#### [The problem]
Here is the task for the records below: repeat exactly the lines from the one with "Answer: -5641055934" to the one with "Answer: 1139/1812978 ≈ 0.00062825", both included, and nothing else.

#### [Supplied data]
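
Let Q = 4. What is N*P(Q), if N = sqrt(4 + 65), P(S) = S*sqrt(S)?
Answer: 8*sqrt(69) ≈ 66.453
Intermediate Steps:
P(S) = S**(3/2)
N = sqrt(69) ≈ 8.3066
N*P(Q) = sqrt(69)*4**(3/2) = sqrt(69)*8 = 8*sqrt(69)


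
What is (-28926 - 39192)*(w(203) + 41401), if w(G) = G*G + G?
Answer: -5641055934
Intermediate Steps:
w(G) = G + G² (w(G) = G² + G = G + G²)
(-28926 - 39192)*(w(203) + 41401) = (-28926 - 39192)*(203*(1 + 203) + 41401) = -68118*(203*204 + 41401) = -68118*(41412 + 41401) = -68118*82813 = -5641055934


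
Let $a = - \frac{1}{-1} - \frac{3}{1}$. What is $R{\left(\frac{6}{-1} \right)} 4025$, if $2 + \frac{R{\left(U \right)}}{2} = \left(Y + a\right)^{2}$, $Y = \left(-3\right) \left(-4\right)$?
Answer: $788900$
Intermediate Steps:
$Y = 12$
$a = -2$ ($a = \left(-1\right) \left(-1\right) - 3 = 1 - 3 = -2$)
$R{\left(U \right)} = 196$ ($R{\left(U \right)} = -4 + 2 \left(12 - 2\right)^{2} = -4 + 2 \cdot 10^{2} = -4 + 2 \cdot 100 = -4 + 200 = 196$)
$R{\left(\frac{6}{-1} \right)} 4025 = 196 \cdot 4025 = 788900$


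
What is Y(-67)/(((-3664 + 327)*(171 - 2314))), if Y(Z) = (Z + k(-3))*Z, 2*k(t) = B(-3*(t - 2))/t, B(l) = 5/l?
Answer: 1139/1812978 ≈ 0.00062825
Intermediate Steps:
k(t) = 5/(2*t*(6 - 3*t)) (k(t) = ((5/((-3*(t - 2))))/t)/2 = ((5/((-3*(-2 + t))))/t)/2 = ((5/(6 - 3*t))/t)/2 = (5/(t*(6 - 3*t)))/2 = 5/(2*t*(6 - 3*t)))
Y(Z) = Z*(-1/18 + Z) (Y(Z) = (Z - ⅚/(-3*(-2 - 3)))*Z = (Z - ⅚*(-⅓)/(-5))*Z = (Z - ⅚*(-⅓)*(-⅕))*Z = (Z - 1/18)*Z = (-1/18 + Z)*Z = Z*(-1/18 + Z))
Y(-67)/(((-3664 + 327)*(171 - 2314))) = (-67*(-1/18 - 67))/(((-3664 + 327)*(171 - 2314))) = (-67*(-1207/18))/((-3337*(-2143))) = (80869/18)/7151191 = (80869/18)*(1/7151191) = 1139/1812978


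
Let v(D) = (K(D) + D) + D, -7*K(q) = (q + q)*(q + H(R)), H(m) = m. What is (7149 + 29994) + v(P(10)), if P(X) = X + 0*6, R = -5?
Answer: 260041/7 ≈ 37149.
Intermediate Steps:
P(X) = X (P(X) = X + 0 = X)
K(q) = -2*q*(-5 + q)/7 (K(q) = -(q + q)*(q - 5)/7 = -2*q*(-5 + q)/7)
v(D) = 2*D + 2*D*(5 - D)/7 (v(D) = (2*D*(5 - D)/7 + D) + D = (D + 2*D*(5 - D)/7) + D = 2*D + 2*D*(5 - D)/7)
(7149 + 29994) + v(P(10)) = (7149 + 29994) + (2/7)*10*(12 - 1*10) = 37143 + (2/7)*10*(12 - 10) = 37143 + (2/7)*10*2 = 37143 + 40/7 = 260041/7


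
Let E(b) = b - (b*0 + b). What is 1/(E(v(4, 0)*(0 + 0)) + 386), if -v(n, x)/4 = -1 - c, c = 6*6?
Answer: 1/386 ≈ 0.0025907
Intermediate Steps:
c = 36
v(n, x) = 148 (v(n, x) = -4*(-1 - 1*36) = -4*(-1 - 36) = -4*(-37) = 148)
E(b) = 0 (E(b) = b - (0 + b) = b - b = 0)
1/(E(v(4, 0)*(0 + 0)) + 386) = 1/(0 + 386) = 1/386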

#### [Task answer]
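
Answer: -5641055934
Intermediate Steps:
w(G) = G + G² (w(G) = G² + G = G + G²)
(-28926 - 39192)*(w(203) + 41401) = (-28926 - 39192)*(203*(1 + 203) + 41401) = -68118*(203*204 + 41401) = -68118*(41412 + 41401) = -68118*82813 = -5641055934


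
Let $a = - \frac{1}{-1} - \frac{3}{1}$. What is $R{\left(\frac{6}{-1} \right)} 4025$, if $2 + \frac{R{\left(U \right)}}{2} = \left(Y + a\right)^{2}$, $Y = \left(-3\right) \left(-4\right)$?
Answer: $788900$
Intermediate Steps:
$Y = 12$
$a = -2$ ($a = \left(-1\right) \left(-1\right) - 3 = 1 - 3 = -2$)
$R{\left(U \right)} = 196$ ($R{\left(U \right)} = -4 + 2 \left(12 - 2\right)^{2} = -4 + 2 \cdot 10^{2} = -4 + 2 \cdot 100 = -4 + 200 = 196$)
$R{\left(\frac{6}{-1} \right)} 4025 = 196 \cdot 4025 = 788900$


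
What is Y(-67)/(((-3664 + 327)*(171 - 2314))), if Y(Z) = (Z + k(-3))*Z, 2*k(t) = B(-3*(t - 2))/t, B(l) = 5/l?
Answer: 1139/1812978 ≈ 0.00062825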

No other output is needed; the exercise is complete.